[Start of section]

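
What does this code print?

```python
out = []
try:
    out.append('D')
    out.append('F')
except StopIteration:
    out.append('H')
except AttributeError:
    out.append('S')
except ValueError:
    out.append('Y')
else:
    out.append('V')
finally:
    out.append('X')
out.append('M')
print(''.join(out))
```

Execution trace: 'D' (try body) → 'F' (try body, no exception) → 'V' (else) → 'X' (finally) → 'M' (after the try/except). Output: DFVXM

Answer: DFVXM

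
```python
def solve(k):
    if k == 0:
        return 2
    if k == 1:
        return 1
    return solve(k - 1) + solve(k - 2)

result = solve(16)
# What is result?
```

Build up from base cases: solve(0)=2, solve(1)=1, solve(2)=3, solve(3)=4, solve(4)=7, solve(5)=11, solve(6)=18, ..., solve(16)=2207

Answer: 2207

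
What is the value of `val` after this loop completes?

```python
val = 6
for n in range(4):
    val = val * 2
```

Multiply by 2, 4 times: 6 * 2^4 = 96
`val` takes the values: 6 → 12 → 24 → 48 → 96

Answer: 96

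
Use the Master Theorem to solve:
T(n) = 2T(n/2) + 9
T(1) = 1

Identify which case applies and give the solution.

a=2, b=2, f(n)=9. log_2(2) = 1. Since c=0 < 1, Case 1 applies: T(n) = Θ(n^log_b(a)) = O(n).

Answer: O(n) - Case 1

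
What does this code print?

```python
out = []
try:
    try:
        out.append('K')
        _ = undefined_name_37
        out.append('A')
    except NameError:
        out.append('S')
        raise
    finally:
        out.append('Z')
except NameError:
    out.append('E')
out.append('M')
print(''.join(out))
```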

[End of section]

» **Aim of the exercise**
Where a line above contains the word "return", show that line.

» **Result**
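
        return 2
        return 1
    return solve(k - 1) + solve(k - 2)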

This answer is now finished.